PROMPT -
Reproduce each record exactly.

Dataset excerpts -
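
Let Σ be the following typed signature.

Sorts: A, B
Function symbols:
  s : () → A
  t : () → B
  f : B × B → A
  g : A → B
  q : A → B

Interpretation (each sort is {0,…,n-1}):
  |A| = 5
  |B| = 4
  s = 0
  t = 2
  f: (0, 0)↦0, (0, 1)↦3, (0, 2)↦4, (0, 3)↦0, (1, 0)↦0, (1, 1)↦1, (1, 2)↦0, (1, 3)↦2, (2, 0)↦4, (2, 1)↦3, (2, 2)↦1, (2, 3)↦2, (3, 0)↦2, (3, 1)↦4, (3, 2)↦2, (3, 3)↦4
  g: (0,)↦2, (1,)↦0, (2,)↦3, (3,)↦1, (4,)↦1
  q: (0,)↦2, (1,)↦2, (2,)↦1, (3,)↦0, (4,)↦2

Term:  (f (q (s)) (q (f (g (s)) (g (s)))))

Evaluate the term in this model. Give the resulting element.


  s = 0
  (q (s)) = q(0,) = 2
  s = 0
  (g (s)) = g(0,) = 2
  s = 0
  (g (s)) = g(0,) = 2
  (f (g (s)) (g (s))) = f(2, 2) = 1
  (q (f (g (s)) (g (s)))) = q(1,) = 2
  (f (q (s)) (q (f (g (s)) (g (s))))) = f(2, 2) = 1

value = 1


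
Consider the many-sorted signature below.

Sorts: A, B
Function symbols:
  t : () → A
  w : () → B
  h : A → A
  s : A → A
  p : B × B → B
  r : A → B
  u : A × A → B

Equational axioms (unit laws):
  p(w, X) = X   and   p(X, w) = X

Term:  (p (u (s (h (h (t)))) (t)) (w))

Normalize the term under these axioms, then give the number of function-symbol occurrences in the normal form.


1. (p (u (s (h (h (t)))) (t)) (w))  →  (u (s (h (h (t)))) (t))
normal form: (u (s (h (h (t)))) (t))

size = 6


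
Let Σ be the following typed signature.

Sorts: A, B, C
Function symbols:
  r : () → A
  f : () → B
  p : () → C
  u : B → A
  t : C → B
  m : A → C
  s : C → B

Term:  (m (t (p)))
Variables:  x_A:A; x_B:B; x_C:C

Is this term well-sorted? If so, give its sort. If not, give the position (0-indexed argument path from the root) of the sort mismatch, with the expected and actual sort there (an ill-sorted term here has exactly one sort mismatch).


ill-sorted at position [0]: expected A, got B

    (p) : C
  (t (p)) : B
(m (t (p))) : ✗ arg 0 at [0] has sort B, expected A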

RESULT OF THIS TASK -
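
Let Σ be the following typed signature.

Sorts: A, B
Function symbols:
  s : () → A
  t : () → B
  f : B × B → A
  g : A → B
  q : A → B

Interpretation (each sort is {0,…,n-1}):
  |A| = 5
  |B| = 4
  s = 0
  t = 2
  f: (0, 0)↦0, (0, 1)↦3, (0, 2)↦4, (0, 3)↦0, (1, 0)↦0, (1, 1)↦1, (1, 2)↦0, (1, 3)↦2, (2, 0)↦4, (2, 1)↦3, (2, 2)↦1, (2, 3)↦2, (3, 0)↦2, (3, 1)↦4, (3, 2)↦2, (3, 3)↦4
  g: (0,)↦2, (1,)↦0, (2,)↦3, (3,)↦1, (4,)↦1
  q: (0,)↦2, (1,)↦2, (2,)↦1, (3,)↦0, (4,)↦2

Term:  (f (q (s)) (q (f (g (s)) (g (s)))))

Evaluate the term in this model. Give the resulting element.


  s = 0
  (q (s)) = q(0,) = 2
  s = 0
  (g (s)) = g(0,) = 2
  s = 0
  (g (s)) = g(0,) = 2
  (f (g (s)) (g (s))) = f(2, 2) = 1
  (q (f (g (s)) (g (s)))) = q(1,) = 2
  (f (q (s)) (q (f (g (s)) (g (s))))) = f(2, 2) = 1

value = 1


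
Consider the many-sorted signature below.

Sorts: A, B
Function symbols:
  t : () → A
  w : () → B
  h : A → A
  s : A → A
  p : B × B → B
  r : A → B
  u : A × A → B

Equational axioms (unit laws):
  p(w, X) = X   and   p(X, w) = X

Term:  (p (u (s (h (h (t)))) (t)) (w))

Normalize the term under these axioms, then give the number of function-symbol occurrences in the normal form.


1. (p (u (s (h (h (t)))) (t)) (w))  →  (u (s (h (h (t)))) (t))
normal form: (u (s (h (h (t)))) (t))

size = 6


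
Let Σ be the following typed signature.

Sorts: A, B, C
Function symbols:
  r : () → A
  f : () → B
  p : () → C
  u : B → A
  t : C → B
  m : A → C
  s : C → B

Term:  (m (t (p)))
Variables:  x_A:A; x_B:B; x_C:C

Is this term well-sorted? If so, give its sort. If not, give the position (0-indexed argument path from the root) of the sort mismatch, with the expected and actual sort there (an ill-sorted term here has exactly one sort mismatch).


ill-sorted at position [0]: expected A, got B

    (p) : C
  (t (p)) : B
(m (t (p))) : ✗ arg 0 at [0] has sort B, expected A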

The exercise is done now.